• _What the task asks_
Your answer should consist solely of the lines from the one containing "Is the formula \Box" through the end of the entries below, duplicated exactly.

[Collected data]
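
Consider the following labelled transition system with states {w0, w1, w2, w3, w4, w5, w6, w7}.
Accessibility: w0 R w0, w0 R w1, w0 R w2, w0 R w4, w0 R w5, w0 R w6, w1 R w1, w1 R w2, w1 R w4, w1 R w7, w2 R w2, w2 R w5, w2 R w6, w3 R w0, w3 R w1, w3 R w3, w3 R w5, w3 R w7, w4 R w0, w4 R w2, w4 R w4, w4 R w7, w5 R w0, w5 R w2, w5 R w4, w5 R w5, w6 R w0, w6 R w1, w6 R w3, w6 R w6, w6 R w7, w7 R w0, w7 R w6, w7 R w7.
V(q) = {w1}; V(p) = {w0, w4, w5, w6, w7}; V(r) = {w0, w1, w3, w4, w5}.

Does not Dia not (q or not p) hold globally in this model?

No

Let φ = not Dia not (q or not p). Evaluate φ at each world:
  w0 (successors {w0, w1, w2, w4, w5, w6}): φ is false.
  w1 (successors {w1, w2, w4, w7}): φ is false.
  w2 (successors {w2, w5, w6}): φ is false.
  w3 (successors {w0, w1, w3, w5, w7}): φ is false.
  w4 (successors {w0, w2, w4, w7}): φ is false.
  w5 (successors {w0, w2, w4, w5}): φ is false.
  w6 (successors {w0, w1, w3, w6, w7}): φ is false.
  w7 (successors {w0, w6, w7}): φ is false.
Detail at w0 (counterexample):
  At w0: Dia not (q or not p) is true, so not Dia not (q or not p) is false.
    At w0: Dia not (q or not p) requires not (q or not p) at some successor in {w0, w1, w2, w4, w5, w6}.
      not (q or not p) holds at w0, so Dia not (q or not p) is true at w0.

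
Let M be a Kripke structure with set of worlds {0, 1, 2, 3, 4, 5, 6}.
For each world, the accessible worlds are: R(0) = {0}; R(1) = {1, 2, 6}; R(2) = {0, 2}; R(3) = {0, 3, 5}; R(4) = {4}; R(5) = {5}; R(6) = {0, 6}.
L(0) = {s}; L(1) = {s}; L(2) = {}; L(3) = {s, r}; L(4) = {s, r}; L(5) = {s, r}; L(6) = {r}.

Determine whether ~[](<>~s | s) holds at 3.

At 3: [](<>~s | s) is true, so ~[](<>~s | s) is false.
  At 3: [](<>~s | s) requires <>~s | s at every successor {0, 3, 5}.
      At 0: <>~s is false, s is true, so <>~s | s is true.
      At 3: <>~s is false, s is true, so <>~s | s is true.
      At 5: <>~s is false, s is true, so <>~s | s is true.
  So [](<>~s | s) is true at 3.

No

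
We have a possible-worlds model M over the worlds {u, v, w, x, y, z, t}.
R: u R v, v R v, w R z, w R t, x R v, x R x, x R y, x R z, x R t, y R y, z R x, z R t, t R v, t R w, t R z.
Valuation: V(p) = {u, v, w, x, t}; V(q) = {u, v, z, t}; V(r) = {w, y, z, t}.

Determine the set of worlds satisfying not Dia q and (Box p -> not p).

y

Recall that Box ψ holds at a world iff ψ holds at every accessible world, and Dia ψ holds iff ψ holds at some accessible world.
Let φ = not Dia q and (Box p -> not p). Evaluate φ at each world:
  u (successors {v}): φ is false.
  v (successors {v}): φ is false.
  w (successors {z, t}): φ is false.
  x (successors {v, x, y, z, t}): φ is false.
  y (successors {y}): φ is true.
  z (successors {x, t}): φ is false.
  t (successors {v, w, z}): φ is false.
For instance, at w:
  At w: not Dia q is false, Box p -> not p is true, so not Dia q and (Box p -> not p) is false.
    At w: Dia q is true, so not Dia q is false.
      At w: Dia q requires q at some successor in {z, t}.
        q holds at z, so Dia q is true at w.
    At w: Box p is false, not p is false, so Box p -> not p is true.
      At w: Box p requires p at every successor {z, t}.
        p fails at z, so Box p is false at w.
Satisfying worlds: {y}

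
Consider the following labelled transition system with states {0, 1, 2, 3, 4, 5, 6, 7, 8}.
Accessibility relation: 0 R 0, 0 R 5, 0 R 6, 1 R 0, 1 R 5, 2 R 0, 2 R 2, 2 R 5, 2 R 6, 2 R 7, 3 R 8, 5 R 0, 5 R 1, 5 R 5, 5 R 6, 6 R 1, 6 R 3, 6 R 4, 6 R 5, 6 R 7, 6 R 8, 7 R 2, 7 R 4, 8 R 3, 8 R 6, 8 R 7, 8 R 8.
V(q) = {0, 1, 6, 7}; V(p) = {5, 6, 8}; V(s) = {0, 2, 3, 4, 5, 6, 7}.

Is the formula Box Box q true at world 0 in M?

No

Recall that Box ψ holds at a world iff ψ holds at every accessible world, and Dia ψ holds iff ψ holds at some accessible world.
At 0: Box Box q requires Box q at every successor {0, 5, 6}.
  Box q fails at 0, so Box Box q is false at 0.
    At 0: Box q requires q at every successor {0, 5, 6}.
      q fails at 5, so Box q is false at 0.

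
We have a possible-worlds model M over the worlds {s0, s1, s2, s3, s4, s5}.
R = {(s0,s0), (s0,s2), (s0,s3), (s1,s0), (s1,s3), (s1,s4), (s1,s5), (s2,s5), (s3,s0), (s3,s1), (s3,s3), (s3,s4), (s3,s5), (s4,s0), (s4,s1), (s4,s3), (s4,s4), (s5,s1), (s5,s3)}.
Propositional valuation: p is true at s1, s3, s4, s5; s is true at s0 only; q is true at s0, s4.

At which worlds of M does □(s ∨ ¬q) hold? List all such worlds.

Let φ = □(s ∨ ¬q). Evaluate φ at each world:
  s0 (successors {s0, s2, s3}): φ is true.
  s1 (successors {s0, s3, s4, s5}): φ is false.
  s2 (successors {s5}): φ is true.
  s3 (successors {s0, s1, s3, s4, s5}): φ is false.
  s4 (successors {s0, s1, s3, s4}): φ is false.
  s5 (successors {s1, s3}): φ is true.
For instance, at s5:
  At s5: □(s ∨ ¬q) requires s ∨ ¬q at every successor {s1, s3}.
    At s1: s ∨ ¬q is true.
    At s3: s ∨ ¬q is true.
  So □(s ∨ ¬q) is true at s5.
Satisfying worlds: {s0, s2, s5}

s0, s2, s5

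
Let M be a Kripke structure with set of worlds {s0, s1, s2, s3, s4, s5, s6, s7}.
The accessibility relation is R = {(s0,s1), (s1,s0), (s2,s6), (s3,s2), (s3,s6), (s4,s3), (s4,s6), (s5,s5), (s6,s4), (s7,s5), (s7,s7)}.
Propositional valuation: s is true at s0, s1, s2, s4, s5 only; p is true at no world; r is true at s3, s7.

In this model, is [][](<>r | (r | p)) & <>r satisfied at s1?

Recall that []ψ holds at a world iff ψ holds at every accessible world, and <>ψ holds iff ψ holds at some accessible world.
At s1: [][](<>r | (r | p)) is false, <>r is false, so [][](<>r | (r | p)) & <>r is false.
  At s1: [][](<>r | (r | p)) requires [](<>r | (r | p)) at every successor {s0}.
    [](<>r | (r | p)) fails at s0, so [][](<>r | (r | p)) is false at s1.
      At s0: [](<>r | (r | p)) requires <>r | (r | p) at every successor {s1}.
        <>r | (r | p) fails at s1, so [](<>r | (r | p)) is false at s0.
  At s1: <>r requires r at some successor in {s0}.
    At s0: r is false.
  So <>r is false at s1.

No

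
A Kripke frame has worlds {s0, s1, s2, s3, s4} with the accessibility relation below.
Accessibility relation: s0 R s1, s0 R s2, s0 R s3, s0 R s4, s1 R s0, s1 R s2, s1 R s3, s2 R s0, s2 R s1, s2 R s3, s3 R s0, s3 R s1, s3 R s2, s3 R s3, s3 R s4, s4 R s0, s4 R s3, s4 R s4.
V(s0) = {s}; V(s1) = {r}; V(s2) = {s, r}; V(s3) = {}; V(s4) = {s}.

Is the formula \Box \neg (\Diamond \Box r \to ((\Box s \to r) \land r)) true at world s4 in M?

At s4: \Box \neg (\Diamond \Box r \to ((\Box s \to r) \land r)) requires \neg (\Diamond \Box r \to ((\Box s \to r) \land r)) at every successor {s0, s3, s4}.
  \neg (\Diamond \Box r \to ((\Box s \to r) \land r)) fails at s0, so \Box \neg (\Diamond \Box r \to ((\Box s \to r) \land r)) is false at s4.
    At s0: \Diamond \Box r \to ((\Box s \to r) \land r) is true, so \neg (\Diamond \Box r \to ((\Box s \to r) \land r)) is false.
      At s0: \Diamond \Box r is false, (\Box s \to r) \land r is false, so \Diamond \Box r \to ((\Box s \to r) \land r) is true.

No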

• _Solution to the exercise_
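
Is the formula \Box \neg (\Diamond \Box r \to ((\Box s \to r) \land r)) true at world s4 in M?

At s4: \Box \neg (\Diamond \Box r \to ((\Box s \to r) \land r)) requires \neg (\Diamond \Box r \to ((\Box s \to r) \land r)) at every successor {s0, s3, s4}.
  \neg (\Diamond \Box r \to ((\Box s \to r) \land r)) fails at s0, so \Box \neg (\Diamond \Box r \to ((\Box s \to r) \land r)) is false at s4.
    At s0: \Diamond \Box r \to ((\Box s \to r) \land r) is true, so \neg (\Diamond \Box r \to ((\Box s \to r) \land r)) is false.
      At s0: \Diamond \Box r is false, (\Box s \to r) \land r is false, so \Diamond \Box r \to ((\Box s \to r) \land r) is true.

No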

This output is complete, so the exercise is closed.